*ABOUT THIS TASK*
Set the data down again so that every line matches exactly.

*LISTED ENTRIES*

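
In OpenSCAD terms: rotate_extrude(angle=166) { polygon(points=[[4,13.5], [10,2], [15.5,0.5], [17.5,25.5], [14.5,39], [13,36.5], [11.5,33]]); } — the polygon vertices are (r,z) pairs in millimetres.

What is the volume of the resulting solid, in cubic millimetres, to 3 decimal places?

Volume = 10391.639 mm³

Profile (r,z), 7 vertices: (4,13.5) (10,2) (15.5,0.5) (17.5,25.5) (14.5,39) (13,36.5) (11.5,33)
edge 0: (4,13.5)→(10,2)  cross = 4·2 − 10·13.5 = -127.0000; (r_i+r_j)·cross = 14·-127.0000 = -1778.0000
edge 1: (10,2)→(15.5,0.5)  cross = 10·0.5 − 15.5·2 = -26.0000; (r_i+r_j)·cross = 25.5·-26.0000 = -663.0000
edge 2: (15.5,0.5)→(17.5,25.5)  cross = 15.5·25.5 − 17.5·0.5 = 386.5000; (r_i+r_j)·cross = 33·386.5000 = 12754.5000
edge 3: (17.5,25.5)→(14.5,39)  cross = 17.5·39 − 14.5·25.5 = 312.7500; (r_i+r_j)·cross = 32·312.7500 = 10008.0000
edge 4: (14.5,39)→(13,36.5)  cross = 14.5·36.5 − 13·39 = 22.2500; (r_i+r_j)·cross = 27.5·22.2500 = 611.8750
edge 5: (13,36.5)→(11.5,33)  cross = 13·33 − 11.5·36.5 = 9.2500; (r_i+r_j)·cross = 24.5·9.2500 = 226.6250
edge 6: (11.5,33)→(4,13.5)  cross = 11.5·13.5 − 4·33 = 23.2500; (r_i+r_j)·cross = 15.5·23.2500 = 360.3750
Σcross = 601.0000 → A = |Σcross|/2 = 300.5000 mm²
Σ(r_i+r_j)·cross = 21520.3750 → first moment M = |Σ|/6 = 3586.7292
R_c = M/A = 3586.7292/300.5000 = 11.9359 mm
θ = 166° = 2.897247 rad
V = θ·R_c·A = 2.897247·11.9359·300.5000 = 10391.639 mm³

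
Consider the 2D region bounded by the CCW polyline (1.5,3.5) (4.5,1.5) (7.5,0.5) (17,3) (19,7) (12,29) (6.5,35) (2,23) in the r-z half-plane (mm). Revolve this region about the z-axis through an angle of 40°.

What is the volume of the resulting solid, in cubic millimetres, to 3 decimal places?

Profile (r,z), 8 vertices: (1.5,3.5) (4.5,1.5) (7.5,0.5) (17,3) (19,7) (12,29) (6.5,35) (2,23)
edge 0: (1.5,3.5)→(4.5,1.5)  cross = 1.5·1.5 − 4.5·3.5 = -13.5000; (r_i+r_j)·cross = 6·-13.5000 = -81.0000
edge 1: (4.5,1.5)→(7.5,0.5)  cross = 4.5·0.5 − 7.5·1.5 = -9.0000; (r_i+r_j)·cross = 12·-9.0000 = -108.0000
edge 2: (7.5,0.5)→(17,3)  cross = 7.5·3 − 17·0.5 = 14.0000; (r_i+r_j)·cross = 24.5·14.0000 = 343.0000
edge 3: (17,3)→(19,7)  cross = 17·7 − 19·3 = 62.0000; (r_i+r_j)·cross = 36·62.0000 = 2232.0000
edge 4: (19,7)→(12,29)  cross = 19·29 − 12·7 = 467.0000; (r_i+r_j)·cross = 31·467.0000 = 14477.0000
edge 5: (12,29)→(6.5,35)  cross = 12·35 − 6.5·29 = 231.5000; (r_i+r_j)·cross = 18.5·231.5000 = 4282.7500
edge 6: (6.5,35)→(2,23)  cross = 6.5·23 − 2·35 = 79.5000; (r_i+r_j)·cross = 8.5·79.5000 = 675.7500
edge 7: (2,23)→(1.5,3.5)  cross = 2·3.5 − 1.5·23 = -27.5000; (r_i+r_j)·cross = 3.5·-27.5000 = -96.2500
Σcross = 804.0000 → A = |Σcross|/2 = 402.0000 mm²
Σ(r_i+r_j)·cross = 21725.2500 → first moment M = |Σ|/6 = 3620.8750
R_c = M/A = 3620.8750/402.0000 = 9.0072 mm
θ = 40° = 0.698132 rad
V = θ·R_c·A = 0.698132·9.0072·402.0000 = 2527.848 mm³

Volume = 2527.848 mm³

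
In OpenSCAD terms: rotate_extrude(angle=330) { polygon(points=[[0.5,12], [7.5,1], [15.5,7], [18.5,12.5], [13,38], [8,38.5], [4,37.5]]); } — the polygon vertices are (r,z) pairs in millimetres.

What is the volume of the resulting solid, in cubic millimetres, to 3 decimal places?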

*ANSWER TO THE PROBLEM*
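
In OpenSCAD terms: rotate_extrude(angle=166) { polygon(points=[[4,13.5], [10,2], [15.5,0.5], [17.5,25.5], [14.5,39], [13,36.5], [11.5,33]]); } — the polygon vertices are (r,z) pairs in millimetres.

What is the volume of the resulting solid, in cubic millimetres, to 3 decimal places?

Volume = 10391.639 mm³

Profile (r,z), 7 vertices: (4,13.5) (10,2) (15.5,0.5) (17.5,25.5) (14.5,39) (13,36.5) (11.5,33)
edge 0: (4,13.5)→(10,2)  cross = 4·2 − 10·13.5 = -127.0000; (r_i+r_j)·cross = 14·-127.0000 = -1778.0000
edge 1: (10,2)→(15.5,0.5)  cross = 10·0.5 − 15.5·2 = -26.0000; (r_i+r_j)·cross = 25.5·-26.0000 = -663.0000
edge 2: (15.5,0.5)→(17.5,25.5)  cross = 15.5·25.5 − 17.5·0.5 = 386.5000; (r_i+r_j)·cross = 33·386.5000 = 12754.5000
edge 3: (17.5,25.5)→(14.5,39)  cross = 17.5·39 − 14.5·25.5 = 312.7500; (r_i+r_j)·cross = 32·312.7500 = 10008.0000
edge 4: (14.5,39)→(13,36.5)  cross = 14.5·36.5 − 13·39 = 22.2500; (r_i+r_j)·cross = 27.5·22.2500 = 611.8750
edge 5: (13,36.5)→(11.5,33)  cross = 13·33 − 11.5·36.5 = 9.2500; (r_i+r_j)·cross = 24.5·9.2500 = 226.6250
edge 6: (11.5,33)→(4,13.5)  cross = 11.5·13.5 − 4·33 = 23.2500; (r_i+r_j)·cross = 15.5·23.2500 = 360.3750
Σcross = 601.0000 → A = |Σcross|/2 = 300.5000 mm²
Σ(r_i+r_j)·cross = 21520.3750 → first moment M = |Σ|/6 = 3586.7292
R_c = M/A = 3586.7292/300.5000 = 11.9359 mm
θ = 166° = 2.897247 rad
V = θ·R_c·A = 2.897247·11.9359·300.5000 = 10391.639 mm³

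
Consider the 2D region bounded by the CCW polyline (1.5,3.5) (4.5,1.5) (7.5,0.5) (17,3) (19,7) (12,29) (6.5,35) (2,23) in the r-z half-plane (mm). Revolve this region about the z-axis through an angle of 40°.

What is the volume of the resulting solid, in cubic millimetres, to 3 decimal places?

Profile (r,z), 8 vertices: (1.5,3.5) (4.5,1.5) (7.5,0.5) (17,3) (19,7) (12,29) (6.5,35) (2,23)
edge 0: (1.5,3.5)→(4.5,1.5)  cross = 1.5·1.5 − 4.5·3.5 = -13.5000; (r_i+r_j)·cross = 6·-13.5000 = -81.0000
edge 1: (4.5,1.5)→(7.5,0.5)  cross = 4.5·0.5 − 7.5·1.5 = -9.0000; (r_i+r_j)·cross = 12·-9.0000 = -108.0000
edge 2: (7.5,0.5)→(17,3)  cross = 7.5·3 − 17·0.5 = 14.0000; (r_i+r_j)·cross = 24.5·14.0000 = 343.0000
edge 3: (17,3)→(19,7)  cross = 17·7 − 19·3 = 62.0000; (r_i+r_j)·cross = 36·62.0000 = 2232.0000
edge 4: (19,7)→(12,29)  cross = 19·29 − 12·7 = 467.0000; (r_i+r_j)·cross = 31·467.0000 = 14477.0000
edge 5: (12,29)→(6.5,35)  cross = 12·35 − 6.5·29 = 231.5000; (r_i+r_j)·cross = 18.5·231.5000 = 4282.7500
edge 6: (6.5,35)→(2,23)  cross = 6.5·23 − 2·35 = 79.5000; (r_i+r_j)·cross = 8.5·79.5000 = 675.7500
edge 7: (2,23)→(1.5,3.5)  cross = 2·3.5 − 1.5·23 = -27.5000; (r_i+r_j)·cross = 3.5·-27.5000 = -96.2500
Σcross = 804.0000 → A = |Σcross|/2 = 402.0000 mm²
Σ(r_i+r_j)·cross = 21725.2500 → first moment M = |Σ|/6 = 3620.8750
R_c = M/A = 3620.8750/402.0000 = 9.0072 mm
θ = 40° = 0.698132 rad
V = θ·R_c·A = 0.698132·9.0072·402.0000 = 2527.848 mm³

Volume = 2527.848 mm³

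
In OpenSCAD terms: rotate_extrude(angle=330) { polygon(points=[[0.5,12], [7.5,1], [15.5,7], [18.5,12.5], [13,38], [8,38.5], [4,37.5]]); } — the polygon vertices are (r,z) pairs in millimetres.

What is the volume of the resulting solid, in cubic millimetres, to 3 decimal places?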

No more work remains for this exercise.